> [Task to carry out]
What are the lines, written out exactly, from the one containing "After computing the" to the end of the entries below? Include both ends and nothing more.

> [Available records]
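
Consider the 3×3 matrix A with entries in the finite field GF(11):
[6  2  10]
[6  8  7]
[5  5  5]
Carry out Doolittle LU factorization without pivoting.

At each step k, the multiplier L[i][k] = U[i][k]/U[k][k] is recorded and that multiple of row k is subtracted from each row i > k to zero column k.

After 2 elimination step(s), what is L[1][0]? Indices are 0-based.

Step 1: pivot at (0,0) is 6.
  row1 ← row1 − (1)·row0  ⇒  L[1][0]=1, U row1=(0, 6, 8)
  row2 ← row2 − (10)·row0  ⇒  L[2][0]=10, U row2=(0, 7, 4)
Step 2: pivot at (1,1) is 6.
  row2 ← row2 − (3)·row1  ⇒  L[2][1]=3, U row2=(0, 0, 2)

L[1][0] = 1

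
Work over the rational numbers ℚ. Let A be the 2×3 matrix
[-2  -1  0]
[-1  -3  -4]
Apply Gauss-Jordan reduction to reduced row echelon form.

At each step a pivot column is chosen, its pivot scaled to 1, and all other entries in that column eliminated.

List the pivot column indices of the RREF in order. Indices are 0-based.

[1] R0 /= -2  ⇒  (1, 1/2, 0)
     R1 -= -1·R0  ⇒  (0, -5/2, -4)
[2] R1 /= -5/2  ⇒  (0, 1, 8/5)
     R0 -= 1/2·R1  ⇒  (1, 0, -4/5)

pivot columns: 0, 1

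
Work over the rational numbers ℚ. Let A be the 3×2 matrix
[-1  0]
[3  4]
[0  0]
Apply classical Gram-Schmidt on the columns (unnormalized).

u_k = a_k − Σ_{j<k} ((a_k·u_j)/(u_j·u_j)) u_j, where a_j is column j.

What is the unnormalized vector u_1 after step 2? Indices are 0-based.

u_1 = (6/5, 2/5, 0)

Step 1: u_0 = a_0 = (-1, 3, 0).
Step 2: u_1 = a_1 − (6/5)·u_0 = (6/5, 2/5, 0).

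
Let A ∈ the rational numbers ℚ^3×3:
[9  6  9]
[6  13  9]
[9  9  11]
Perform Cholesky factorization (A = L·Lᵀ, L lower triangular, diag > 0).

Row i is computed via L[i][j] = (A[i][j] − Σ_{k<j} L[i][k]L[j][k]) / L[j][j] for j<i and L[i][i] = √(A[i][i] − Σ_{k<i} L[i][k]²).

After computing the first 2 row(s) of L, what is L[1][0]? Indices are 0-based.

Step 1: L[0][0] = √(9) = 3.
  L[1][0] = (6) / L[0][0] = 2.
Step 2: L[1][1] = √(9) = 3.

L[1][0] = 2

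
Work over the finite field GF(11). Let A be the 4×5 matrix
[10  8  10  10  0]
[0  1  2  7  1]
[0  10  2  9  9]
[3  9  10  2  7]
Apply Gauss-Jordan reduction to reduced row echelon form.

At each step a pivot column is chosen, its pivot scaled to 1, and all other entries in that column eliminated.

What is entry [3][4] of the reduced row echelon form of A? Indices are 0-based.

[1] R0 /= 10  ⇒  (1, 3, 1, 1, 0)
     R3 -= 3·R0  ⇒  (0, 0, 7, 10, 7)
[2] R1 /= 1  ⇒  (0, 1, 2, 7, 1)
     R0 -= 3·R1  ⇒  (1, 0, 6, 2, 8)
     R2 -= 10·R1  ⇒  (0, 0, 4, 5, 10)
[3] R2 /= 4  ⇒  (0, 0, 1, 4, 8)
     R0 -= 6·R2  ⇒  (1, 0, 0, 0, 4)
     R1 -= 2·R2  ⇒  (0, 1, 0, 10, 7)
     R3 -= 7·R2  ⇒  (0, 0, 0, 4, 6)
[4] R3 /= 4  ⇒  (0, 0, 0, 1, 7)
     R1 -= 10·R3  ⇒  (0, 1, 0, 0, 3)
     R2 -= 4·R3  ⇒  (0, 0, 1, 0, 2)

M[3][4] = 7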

> [Result of this exercise]
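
After computing the first 2 row(s) of L, what is L[1][0]? Indices are 0-based.

Step 1: L[0][0] = √(9) = 3.
  L[1][0] = (6) / L[0][0] = 2.
Step 2: L[1][1] = √(9) = 3.

L[1][0] = 2

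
Work over the finite field GF(11). Let A be the 4×5 matrix
[10  8  10  10  0]
[0  1  2  7  1]
[0  10  2  9  9]
[3  9  10  2  7]
Apply Gauss-Jordan reduction to reduced row echelon form.

At each step a pivot column is chosen, its pivot scaled to 1, and all other entries in that column eliminated.

What is entry [3][4] of the reduced row echelon form of A? Indices are 0-based.

[1] R0 /= 10  ⇒  (1, 3, 1, 1, 0)
     R3 -= 3·R0  ⇒  (0, 0, 7, 10, 7)
[2] R1 /= 1  ⇒  (0, 1, 2, 7, 1)
     R0 -= 3·R1  ⇒  (1, 0, 6, 2, 8)
     R2 -= 10·R1  ⇒  (0, 0, 4, 5, 10)
[3] R2 /= 4  ⇒  (0, 0, 1, 4, 8)
     R0 -= 6·R2  ⇒  (1, 0, 0, 0, 4)
     R1 -= 2·R2  ⇒  (0, 1, 0, 10, 7)
     R3 -= 7·R2  ⇒  (0, 0, 0, 4, 6)
[4] R3 /= 4  ⇒  (0, 0, 0, 1, 7)
     R1 -= 10·R3  ⇒  (0, 1, 0, 0, 3)
     R2 -= 4·R3  ⇒  (0, 0, 1, 0, 2)

M[3][4] = 7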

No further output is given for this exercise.